Collected data
═══
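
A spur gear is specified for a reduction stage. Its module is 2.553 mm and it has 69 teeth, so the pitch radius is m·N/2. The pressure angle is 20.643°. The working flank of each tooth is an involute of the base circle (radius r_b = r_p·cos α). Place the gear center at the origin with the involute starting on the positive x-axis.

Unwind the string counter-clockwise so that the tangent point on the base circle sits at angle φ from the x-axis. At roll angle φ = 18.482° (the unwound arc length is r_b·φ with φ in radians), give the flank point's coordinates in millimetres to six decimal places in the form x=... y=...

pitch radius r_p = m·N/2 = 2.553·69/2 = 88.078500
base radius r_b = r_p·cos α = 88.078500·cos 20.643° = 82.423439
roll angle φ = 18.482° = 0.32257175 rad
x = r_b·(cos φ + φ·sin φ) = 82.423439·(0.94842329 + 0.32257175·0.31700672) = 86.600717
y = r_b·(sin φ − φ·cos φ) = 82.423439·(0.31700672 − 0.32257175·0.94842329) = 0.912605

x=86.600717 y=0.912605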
═══
(Exercise brief)
Each of the entries must be set down again exactly.

(Exercise solution)
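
A spur gear is specified for a reduction stage. Its module is 2.553 mm and it has 69 teeth, so the pitch radius is m·N/2. The pressure angle is 20.643°. The working flank of each tooth is an involute of the base circle (radius r_b = r_p·cos α). Place the gear center at the origin with the involute starting on the positive x-axis.

Unwind the string counter-clockwise so that the tangent point on the base circle sits at angle φ from the x-axis. At roll angle φ = 18.482° (the unwound arc length is r_b·φ with φ in radians), give the flank point's coordinates in millimetres to six decimal places in the form x=... y=...

pitch radius r_p = m·N/2 = 2.553·69/2 = 88.078500
base radius r_b = r_p·cos α = 88.078500·cos 20.643° = 82.423439
roll angle φ = 18.482° = 0.32257175 rad
x = r_b·(cos φ + φ·sin φ) = 82.423439·(0.94842329 + 0.32257175·0.31700672) = 86.600717
y = r_b·(sin φ − φ·cos φ) = 82.423439·(0.31700672 − 0.32257175·0.94842329) = 0.912605

x=86.600717 y=0.912605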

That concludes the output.